─── Data extract

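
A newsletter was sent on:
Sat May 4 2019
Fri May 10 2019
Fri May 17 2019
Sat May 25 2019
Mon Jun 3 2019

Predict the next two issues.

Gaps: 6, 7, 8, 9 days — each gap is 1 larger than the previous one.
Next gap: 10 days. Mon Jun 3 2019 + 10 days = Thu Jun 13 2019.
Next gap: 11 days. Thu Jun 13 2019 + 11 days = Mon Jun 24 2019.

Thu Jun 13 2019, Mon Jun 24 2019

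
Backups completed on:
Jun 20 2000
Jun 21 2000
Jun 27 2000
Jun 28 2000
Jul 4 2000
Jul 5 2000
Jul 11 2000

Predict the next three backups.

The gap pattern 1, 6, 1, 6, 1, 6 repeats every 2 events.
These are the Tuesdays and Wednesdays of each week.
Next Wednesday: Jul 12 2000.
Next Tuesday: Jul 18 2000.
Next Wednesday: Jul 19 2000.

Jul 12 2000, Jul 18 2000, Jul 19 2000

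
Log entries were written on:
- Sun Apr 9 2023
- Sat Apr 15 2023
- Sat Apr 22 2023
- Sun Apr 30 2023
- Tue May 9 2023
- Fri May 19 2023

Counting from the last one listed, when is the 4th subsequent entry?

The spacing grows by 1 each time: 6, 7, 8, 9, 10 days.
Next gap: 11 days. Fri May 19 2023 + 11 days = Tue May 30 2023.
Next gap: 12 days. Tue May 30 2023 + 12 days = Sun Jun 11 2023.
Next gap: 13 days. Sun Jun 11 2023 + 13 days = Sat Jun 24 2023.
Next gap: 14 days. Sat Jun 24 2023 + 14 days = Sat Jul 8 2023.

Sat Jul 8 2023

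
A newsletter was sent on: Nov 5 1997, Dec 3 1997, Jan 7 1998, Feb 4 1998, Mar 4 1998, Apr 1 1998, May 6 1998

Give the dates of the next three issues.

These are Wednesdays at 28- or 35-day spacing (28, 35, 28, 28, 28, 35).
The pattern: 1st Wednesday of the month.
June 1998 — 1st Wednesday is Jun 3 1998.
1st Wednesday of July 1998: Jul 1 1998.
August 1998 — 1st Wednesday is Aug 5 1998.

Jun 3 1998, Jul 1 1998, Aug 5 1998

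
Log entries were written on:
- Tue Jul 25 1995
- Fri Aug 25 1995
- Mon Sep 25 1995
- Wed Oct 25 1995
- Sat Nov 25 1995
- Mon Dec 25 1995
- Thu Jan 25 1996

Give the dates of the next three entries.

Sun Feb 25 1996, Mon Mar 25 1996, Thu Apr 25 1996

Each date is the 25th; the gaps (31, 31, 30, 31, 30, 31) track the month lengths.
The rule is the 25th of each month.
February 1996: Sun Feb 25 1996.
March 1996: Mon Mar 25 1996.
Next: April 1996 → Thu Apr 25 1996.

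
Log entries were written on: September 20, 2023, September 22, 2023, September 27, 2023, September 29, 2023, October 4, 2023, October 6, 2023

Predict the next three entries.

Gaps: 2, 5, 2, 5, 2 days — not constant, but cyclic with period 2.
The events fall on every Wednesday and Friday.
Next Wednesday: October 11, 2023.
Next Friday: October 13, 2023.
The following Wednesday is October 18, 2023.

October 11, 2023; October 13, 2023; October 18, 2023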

──────
─── Data extract

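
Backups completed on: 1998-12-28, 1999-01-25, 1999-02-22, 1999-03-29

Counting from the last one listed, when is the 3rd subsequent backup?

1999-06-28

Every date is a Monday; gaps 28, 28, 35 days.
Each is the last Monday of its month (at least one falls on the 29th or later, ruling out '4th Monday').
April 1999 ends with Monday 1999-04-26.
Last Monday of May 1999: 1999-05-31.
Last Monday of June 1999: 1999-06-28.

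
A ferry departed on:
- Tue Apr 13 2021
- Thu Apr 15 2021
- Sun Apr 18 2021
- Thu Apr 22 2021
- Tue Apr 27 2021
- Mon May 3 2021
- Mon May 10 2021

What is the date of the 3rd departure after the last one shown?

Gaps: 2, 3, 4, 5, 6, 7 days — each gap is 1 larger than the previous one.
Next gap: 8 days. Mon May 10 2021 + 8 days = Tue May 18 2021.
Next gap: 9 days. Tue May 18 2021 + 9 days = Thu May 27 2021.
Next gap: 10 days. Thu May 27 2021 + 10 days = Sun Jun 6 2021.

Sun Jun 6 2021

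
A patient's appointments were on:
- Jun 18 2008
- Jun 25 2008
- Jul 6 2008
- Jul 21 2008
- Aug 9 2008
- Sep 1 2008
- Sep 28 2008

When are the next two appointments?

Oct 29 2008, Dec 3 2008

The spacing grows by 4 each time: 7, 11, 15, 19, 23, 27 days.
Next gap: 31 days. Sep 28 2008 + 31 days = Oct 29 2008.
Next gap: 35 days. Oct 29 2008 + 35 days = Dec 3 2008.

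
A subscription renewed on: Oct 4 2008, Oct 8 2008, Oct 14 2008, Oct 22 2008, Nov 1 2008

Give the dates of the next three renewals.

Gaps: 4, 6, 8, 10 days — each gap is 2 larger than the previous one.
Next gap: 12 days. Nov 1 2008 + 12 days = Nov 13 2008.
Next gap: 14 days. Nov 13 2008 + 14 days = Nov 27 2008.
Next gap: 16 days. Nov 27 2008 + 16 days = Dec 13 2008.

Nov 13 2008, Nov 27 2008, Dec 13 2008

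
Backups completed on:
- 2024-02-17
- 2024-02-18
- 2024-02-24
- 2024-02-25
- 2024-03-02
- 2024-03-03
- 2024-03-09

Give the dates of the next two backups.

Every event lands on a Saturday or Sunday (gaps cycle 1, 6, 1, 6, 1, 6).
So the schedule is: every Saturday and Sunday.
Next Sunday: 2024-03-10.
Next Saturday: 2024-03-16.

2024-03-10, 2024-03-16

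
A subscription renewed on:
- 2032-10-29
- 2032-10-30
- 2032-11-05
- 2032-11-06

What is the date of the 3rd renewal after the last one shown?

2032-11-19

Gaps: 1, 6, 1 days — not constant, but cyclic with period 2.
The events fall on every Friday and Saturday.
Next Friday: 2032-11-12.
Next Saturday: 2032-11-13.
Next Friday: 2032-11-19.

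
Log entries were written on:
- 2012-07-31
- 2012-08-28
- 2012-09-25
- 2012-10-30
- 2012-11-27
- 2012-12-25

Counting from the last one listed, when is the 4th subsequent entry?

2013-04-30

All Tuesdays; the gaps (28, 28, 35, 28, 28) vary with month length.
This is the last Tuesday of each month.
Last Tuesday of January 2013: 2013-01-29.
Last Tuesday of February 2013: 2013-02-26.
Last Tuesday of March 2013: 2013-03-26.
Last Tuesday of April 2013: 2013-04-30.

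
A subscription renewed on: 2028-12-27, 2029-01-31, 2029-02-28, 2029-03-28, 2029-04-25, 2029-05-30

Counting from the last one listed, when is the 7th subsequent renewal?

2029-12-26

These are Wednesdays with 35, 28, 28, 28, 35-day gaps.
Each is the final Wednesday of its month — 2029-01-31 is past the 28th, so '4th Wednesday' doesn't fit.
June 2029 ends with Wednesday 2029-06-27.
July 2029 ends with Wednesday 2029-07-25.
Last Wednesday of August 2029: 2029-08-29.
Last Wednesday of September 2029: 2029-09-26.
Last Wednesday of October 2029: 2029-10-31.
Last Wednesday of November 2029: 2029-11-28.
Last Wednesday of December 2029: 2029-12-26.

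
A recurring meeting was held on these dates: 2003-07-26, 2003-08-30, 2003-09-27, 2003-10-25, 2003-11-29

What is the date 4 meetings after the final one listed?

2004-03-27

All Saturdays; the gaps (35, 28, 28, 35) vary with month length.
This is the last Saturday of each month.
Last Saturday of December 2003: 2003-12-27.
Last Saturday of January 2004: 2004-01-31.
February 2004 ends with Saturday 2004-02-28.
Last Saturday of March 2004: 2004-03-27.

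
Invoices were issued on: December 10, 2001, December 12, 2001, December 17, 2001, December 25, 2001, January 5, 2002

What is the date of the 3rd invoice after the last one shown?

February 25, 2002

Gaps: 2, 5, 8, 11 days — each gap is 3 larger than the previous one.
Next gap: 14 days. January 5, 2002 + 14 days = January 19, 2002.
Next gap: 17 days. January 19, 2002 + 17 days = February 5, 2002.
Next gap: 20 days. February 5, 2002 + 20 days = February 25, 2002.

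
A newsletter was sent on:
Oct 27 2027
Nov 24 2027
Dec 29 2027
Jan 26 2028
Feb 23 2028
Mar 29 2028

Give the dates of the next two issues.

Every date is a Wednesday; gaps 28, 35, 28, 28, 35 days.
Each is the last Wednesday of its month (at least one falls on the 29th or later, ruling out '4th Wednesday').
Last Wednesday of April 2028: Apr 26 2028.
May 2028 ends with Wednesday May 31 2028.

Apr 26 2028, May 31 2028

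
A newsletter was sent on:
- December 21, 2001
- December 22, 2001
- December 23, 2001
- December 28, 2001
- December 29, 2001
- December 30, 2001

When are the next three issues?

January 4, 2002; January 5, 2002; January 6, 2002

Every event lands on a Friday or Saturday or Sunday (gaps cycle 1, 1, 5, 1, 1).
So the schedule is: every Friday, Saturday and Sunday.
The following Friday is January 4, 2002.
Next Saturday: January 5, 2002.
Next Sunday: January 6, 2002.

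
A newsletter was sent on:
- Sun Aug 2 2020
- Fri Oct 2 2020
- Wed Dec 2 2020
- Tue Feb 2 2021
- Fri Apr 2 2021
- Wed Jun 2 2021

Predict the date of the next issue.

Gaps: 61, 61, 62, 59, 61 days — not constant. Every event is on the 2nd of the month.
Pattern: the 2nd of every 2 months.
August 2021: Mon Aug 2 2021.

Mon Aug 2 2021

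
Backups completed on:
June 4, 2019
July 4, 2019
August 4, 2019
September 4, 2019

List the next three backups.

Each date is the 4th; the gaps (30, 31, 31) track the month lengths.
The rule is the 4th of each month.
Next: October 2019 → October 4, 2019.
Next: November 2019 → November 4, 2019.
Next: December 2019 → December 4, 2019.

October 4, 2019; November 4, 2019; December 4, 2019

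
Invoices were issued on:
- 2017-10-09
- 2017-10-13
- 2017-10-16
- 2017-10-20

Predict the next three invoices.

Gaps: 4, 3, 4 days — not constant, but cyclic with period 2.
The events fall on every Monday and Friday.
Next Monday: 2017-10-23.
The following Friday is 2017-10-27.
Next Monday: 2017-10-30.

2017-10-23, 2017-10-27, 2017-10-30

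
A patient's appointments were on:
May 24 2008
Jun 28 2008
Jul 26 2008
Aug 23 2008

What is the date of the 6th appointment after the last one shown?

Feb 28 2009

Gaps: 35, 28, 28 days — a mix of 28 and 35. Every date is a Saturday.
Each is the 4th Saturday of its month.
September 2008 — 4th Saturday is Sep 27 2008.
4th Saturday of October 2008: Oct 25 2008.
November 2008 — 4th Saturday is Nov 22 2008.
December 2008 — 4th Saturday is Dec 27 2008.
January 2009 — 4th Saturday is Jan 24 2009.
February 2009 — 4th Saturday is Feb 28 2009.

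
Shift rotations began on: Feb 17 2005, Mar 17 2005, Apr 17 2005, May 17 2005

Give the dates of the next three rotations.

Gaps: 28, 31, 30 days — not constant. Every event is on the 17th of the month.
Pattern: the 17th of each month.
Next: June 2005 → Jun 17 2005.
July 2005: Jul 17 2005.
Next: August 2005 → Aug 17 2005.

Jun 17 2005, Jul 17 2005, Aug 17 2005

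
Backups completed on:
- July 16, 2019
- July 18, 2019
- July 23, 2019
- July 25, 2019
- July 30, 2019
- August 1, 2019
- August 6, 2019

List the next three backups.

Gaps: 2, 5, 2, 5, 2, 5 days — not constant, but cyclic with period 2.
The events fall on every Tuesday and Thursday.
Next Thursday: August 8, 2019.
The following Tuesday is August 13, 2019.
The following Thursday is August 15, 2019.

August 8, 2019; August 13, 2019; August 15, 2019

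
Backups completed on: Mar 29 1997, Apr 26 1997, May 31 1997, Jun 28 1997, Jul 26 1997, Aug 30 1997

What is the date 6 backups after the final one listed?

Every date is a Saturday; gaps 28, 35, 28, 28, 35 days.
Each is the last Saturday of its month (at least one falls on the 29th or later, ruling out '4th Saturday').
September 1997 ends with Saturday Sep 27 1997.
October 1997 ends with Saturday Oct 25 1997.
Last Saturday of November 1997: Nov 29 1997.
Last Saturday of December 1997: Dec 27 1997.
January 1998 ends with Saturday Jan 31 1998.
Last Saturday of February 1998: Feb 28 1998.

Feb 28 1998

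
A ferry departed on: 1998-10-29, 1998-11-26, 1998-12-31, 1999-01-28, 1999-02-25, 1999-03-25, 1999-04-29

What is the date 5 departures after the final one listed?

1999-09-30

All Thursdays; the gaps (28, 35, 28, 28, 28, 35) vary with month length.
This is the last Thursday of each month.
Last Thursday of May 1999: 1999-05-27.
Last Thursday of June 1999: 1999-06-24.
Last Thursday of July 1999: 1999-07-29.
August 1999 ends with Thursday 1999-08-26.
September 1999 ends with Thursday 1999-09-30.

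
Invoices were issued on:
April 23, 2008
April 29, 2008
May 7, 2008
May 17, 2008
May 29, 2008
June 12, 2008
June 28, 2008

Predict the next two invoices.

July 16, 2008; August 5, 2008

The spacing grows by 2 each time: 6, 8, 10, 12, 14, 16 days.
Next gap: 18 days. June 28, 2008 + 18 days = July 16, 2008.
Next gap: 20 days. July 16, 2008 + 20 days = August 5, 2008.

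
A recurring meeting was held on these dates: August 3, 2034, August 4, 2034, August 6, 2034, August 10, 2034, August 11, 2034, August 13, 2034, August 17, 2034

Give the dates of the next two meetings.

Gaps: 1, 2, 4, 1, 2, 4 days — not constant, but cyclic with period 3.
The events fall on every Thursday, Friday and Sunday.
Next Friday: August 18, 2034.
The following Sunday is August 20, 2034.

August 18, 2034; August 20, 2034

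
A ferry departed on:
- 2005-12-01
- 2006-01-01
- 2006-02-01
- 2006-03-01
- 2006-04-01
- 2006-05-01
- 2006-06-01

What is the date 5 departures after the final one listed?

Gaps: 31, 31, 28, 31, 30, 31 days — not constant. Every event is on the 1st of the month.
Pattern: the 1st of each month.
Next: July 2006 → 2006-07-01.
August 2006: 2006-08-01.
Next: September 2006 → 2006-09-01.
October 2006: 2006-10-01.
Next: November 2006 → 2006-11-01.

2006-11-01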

──────

■ **Aim of the exercise**
Pick every line of the data that includes the string "held".

■ **Solution to this exercise**
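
A recurring meeting was held on these dates: 2003-07-26, 2003-08-30, 2003-09-27, 2003-10-25, 2003-11-29
A recurring meeting was held on these dates: August 3, 2034, August 4, 2034, August 6, 2034, August 10, 2034, August 11, 2034, August 13, 2034, August 17, 2034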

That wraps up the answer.